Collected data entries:
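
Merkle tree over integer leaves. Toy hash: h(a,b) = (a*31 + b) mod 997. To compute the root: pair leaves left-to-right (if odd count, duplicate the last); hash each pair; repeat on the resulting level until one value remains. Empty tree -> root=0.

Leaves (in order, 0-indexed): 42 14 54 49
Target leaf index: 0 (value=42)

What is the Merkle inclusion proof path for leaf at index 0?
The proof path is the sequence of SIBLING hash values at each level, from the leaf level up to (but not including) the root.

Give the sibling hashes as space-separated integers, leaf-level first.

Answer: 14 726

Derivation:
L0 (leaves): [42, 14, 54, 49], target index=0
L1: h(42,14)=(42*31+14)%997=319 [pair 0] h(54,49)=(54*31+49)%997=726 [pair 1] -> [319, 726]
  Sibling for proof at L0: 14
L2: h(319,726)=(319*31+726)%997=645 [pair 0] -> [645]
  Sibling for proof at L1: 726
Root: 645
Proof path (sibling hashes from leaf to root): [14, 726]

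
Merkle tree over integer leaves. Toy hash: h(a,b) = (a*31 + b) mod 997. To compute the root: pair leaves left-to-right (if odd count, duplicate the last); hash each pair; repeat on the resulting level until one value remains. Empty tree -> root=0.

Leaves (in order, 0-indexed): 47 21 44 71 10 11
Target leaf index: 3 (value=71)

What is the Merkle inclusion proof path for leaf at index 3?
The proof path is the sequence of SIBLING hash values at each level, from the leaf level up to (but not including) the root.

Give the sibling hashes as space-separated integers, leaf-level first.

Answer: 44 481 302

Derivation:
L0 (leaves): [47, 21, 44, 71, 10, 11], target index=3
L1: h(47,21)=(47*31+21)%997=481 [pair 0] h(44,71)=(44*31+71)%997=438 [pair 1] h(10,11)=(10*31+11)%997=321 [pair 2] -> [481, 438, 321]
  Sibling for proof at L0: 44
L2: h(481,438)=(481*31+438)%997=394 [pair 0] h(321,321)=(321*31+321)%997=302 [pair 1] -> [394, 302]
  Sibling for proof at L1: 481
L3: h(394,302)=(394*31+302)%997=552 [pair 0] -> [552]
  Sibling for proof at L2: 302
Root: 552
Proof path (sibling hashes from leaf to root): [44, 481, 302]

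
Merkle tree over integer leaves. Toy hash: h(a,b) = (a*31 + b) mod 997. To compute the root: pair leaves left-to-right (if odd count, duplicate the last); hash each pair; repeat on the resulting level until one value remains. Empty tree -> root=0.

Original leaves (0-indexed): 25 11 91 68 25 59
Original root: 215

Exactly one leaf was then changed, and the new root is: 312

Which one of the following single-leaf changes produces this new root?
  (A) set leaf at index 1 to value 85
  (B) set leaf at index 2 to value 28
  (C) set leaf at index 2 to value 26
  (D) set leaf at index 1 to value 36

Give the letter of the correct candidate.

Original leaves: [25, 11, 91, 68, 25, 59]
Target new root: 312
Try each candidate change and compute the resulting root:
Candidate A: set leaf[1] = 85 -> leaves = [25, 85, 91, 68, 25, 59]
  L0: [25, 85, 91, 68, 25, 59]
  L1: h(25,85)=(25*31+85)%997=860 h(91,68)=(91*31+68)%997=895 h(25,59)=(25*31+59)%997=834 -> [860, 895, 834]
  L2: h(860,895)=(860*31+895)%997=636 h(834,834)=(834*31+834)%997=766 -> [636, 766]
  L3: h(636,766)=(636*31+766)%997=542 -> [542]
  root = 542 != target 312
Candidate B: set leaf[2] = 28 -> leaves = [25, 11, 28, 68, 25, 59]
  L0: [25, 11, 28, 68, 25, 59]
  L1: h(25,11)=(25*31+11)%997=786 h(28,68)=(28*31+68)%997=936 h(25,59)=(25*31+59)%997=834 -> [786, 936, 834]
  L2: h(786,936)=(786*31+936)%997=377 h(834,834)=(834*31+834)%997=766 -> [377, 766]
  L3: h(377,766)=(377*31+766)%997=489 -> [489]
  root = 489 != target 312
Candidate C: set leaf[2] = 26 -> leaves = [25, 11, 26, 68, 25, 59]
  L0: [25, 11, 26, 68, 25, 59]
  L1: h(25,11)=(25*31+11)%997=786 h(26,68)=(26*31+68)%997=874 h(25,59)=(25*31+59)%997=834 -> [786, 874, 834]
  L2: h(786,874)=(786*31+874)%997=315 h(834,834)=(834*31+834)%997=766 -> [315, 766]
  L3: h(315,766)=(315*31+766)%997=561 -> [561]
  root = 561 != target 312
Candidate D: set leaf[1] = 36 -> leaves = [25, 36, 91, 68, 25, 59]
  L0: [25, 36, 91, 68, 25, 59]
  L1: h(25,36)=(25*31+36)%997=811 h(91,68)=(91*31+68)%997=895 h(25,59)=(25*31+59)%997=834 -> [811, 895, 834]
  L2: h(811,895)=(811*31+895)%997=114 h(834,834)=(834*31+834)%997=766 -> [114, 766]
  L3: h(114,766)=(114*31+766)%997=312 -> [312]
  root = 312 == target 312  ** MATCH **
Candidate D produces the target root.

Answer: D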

TASK PROMPT. Please give the data again in full, exactly as written.

ANSWER TO THE PROBLEM.
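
Merkle tree over integer leaves. Toy hash: h(a,b) = (a*31 + b) mod 997. To compute the root: pair leaves left-to-right (if odd count, duplicate the last); hash each pair; repeat on the resulting level until one value remains. Empty tree -> root=0.

Leaves (in order, 0-indexed): 42 14 54 49
Target leaf index: 0 (value=42)

What is the Merkle inclusion proof path for leaf at index 0?
The proof path is the sequence of SIBLING hash values at each level, from the leaf level up to (but not including) the root.

Give the sibling hashes as space-separated integers, leaf-level first.

Answer: 14 726

Derivation:
L0 (leaves): [42, 14, 54, 49], target index=0
L1: h(42,14)=(42*31+14)%997=319 [pair 0] h(54,49)=(54*31+49)%997=726 [pair 1] -> [319, 726]
  Sibling for proof at L0: 14
L2: h(319,726)=(319*31+726)%997=645 [pair 0] -> [645]
  Sibling for proof at L1: 726
Root: 645
Proof path (sibling hashes from leaf to root): [14, 726]

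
Merkle tree over integer leaves. Toy hash: h(a,b) = (a*31 + b) mod 997. To compute the root: pair leaves left-to-right (if odd count, duplicate the last); hash each pair; repeat on the resulting level until one value remains. Empty tree -> root=0.

Leaves (in order, 0-indexed): 47 21 44 71 10 11
Target leaf index: 3 (value=71)

What is the Merkle inclusion proof path for leaf at index 3?
The proof path is the sequence of SIBLING hash values at each level, from the leaf level up to (but not including) the root.

Give the sibling hashes as space-separated integers, leaf-level first.

Answer: 44 481 302

Derivation:
L0 (leaves): [47, 21, 44, 71, 10, 11], target index=3
L1: h(47,21)=(47*31+21)%997=481 [pair 0] h(44,71)=(44*31+71)%997=438 [pair 1] h(10,11)=(10*31+11)%997=321 [pair 2] -> [481, 438, 321]
  Sibling for proof at L0: 44
L2: h(481,438)=(481*31+438)%997=394 [pair 0] h(321,321)=(321*31+321)%997=302 [pair 1] -> [394, 302]
  Sibling for proof at L1: 481
L3: h(394,302)=(394*31+302)%997=552 [pair 0] -> [552]
  Sibling for proof at L2: 302
Root: 552
Proof path (sibling hashes from leaf to root): [44, 481, 302]

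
Merkle tree over integer leaves. Toy hash: h(a,b) = (a*31 + b) mod 997. To compute the root: pair leaves left-to-right (if odd count, duplicate the last); hash each pair; repeat on the resulting level until one value remains. Empty tree -> root=0.

Original leaves (0-indexed): 25 11 91 68 25 59
Original root: 215

Exactly one leaf was then changed, and the new root is: 312

Which one of the following single-leaf changes produces this new root?
  (A) set leaf at index 1 to value 85
  (B) set leaf at index 2 to value 28
  (C) set leaf at index 2 to value 26
  (D) set leaf at index 1 to value 36

Give the letter of the correct candidate.

Original leaves: [25, 11, 91, 68, 25, 59]
Target new root: 312
Try each candidate change and compute the resulting root:
Candidate A: set leaf[1] = 85 -> leaves = [25, 85, 91, 68, 25, 59]
  L0: [25, 85, 91, 68, 25, 59]
  L1: h(25,85)=(25*31+85)%997=860 h(91,68)=(91*31+68)%997=895 h(25,59)=(25*31+59)%997=834 -> [860, 895, 834]
  L2: h(860,895)=(860*31+895)%997=636 h(834,834)=(834*31+834)%997=766 -> [636, 766]
  L3: h(636,766)=(636*31+766)%997=542 -> [542]
  root = 542 != target 312
Candidate B: set leaf[2] = 28 -> leaves = [25, 11, 28, 68, 25, 59]
  L0: [25, 11, 28, 68, 25, 59]
  L1: h(25,11)=(25*31+11)%997=786 h(28,68)=(28*31+68)%997=936 h(25,59)=(25*31+59)%997=834 -> [786, 936, 834]
  L2: h(786,936)=(786*31+936)%997=377 h(834,834)=(834*31+834)%997=766 -> [377, 766]
  L3: h(377,766)=(377*31+766)%997=489 -> [489]
  root = 489 != target 312
Candidate C: set leaf[2] = 26 -> leaves = [25, 11, 26, 68, 25, 59]
  L0: [25, 11, 26, 68, 25, 59]
  L1: h(25,11)=(25*31+11)%997=786 h(26,68)=(26*31+68)%997=874 h(25,59)=(25*31+59)%997=834 -> [786, 874, 834]
  L2: h(786,874)=(786*31+874)%997=315 h(834,834)=(834*31+834)%997=766 -> [315, 766]
  L3: h(315,766)=(315*31+766)%997=561 -> [561]
  root = 561 != target 312
Candidate D: set leaf[1] = 36 -> leaves = [25, 36, 91, 68, 25, 59]
  L0: [25, 36, 91, 68, 25, 59]
  L1: h(25,36)=(25*31+36)%997=811 h(91,68)=(91*31+68)%997=895 h(25,59)=(25*31+59)%997=834 -> [811, 895, 834]
  L2: h(811,895)=(811*31+895)%997=114 h(834,834)=(834*31+834)%997=766 -> [114, 766]
  L3: h(114,766)=(114*31+766)%997=312 -> [312]
  root = 312 == target 312  ** MATCH **
Candidate D produces the target root.

Answer: D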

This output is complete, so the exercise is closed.